— Task —
Find each line below containing the word "candidate" and copy it.
━━━ Working data
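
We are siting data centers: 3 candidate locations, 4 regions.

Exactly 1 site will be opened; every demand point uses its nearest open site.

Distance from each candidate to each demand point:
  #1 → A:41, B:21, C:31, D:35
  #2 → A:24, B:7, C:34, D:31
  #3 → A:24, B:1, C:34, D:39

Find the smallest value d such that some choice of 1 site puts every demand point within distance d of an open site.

34

Open {#2}.
  Farthest demand point is C at distance 34 (to #2); all others are ≤ 34.
With {#3} the worst case is 39.
With {#1} the worst case is 41.
No size-1 selection achieves below 34.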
━━━━━━
— Answer space —
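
We are siting data centers: 3 candidate locations, 4 regions.
Distance from each candidate to each demand point: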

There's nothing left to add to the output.